-- What you need to do --
Exactly the lines from the one with "10^58 ≡ 10^32" through the end of the records below are to be output, the first and last included, and no others.

[Saved data entries]

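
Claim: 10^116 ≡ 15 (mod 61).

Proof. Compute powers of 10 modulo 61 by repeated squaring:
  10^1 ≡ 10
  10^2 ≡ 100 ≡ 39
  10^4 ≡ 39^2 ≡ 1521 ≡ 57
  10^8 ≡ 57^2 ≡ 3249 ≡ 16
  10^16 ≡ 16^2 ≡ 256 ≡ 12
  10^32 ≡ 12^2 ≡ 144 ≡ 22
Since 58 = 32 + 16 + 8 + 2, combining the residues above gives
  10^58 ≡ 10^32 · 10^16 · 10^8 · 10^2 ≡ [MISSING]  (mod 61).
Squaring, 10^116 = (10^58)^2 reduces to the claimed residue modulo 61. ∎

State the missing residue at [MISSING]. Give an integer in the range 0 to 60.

Multiply the listed residues: 22 · 12 · 16 · 39 = 264 → 4224 → 164736.
Reducing modulo 61: 164736 = 2700·61 + 36, so 10^58 ≡ 36.

36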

-- Task response --
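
  10^58 ≡ 10^32 · 10^16 · 10^8 · 10^2 ≡ [MISSING]  (mod 61).
Squaring, 10^116 = (10^58)^2 reduces to the claimed residue modulo 61. ∎

State the missing residue at [MISSING]. Give an integer in the range 0 to 60.

Multiply the listed residues: 22 · 12 · 16 · 39 = 264 → 4224 → 164736.
Reducing modulo 61: 164736 = 2700·61 + 36, so 10^58 ≡ 36.

36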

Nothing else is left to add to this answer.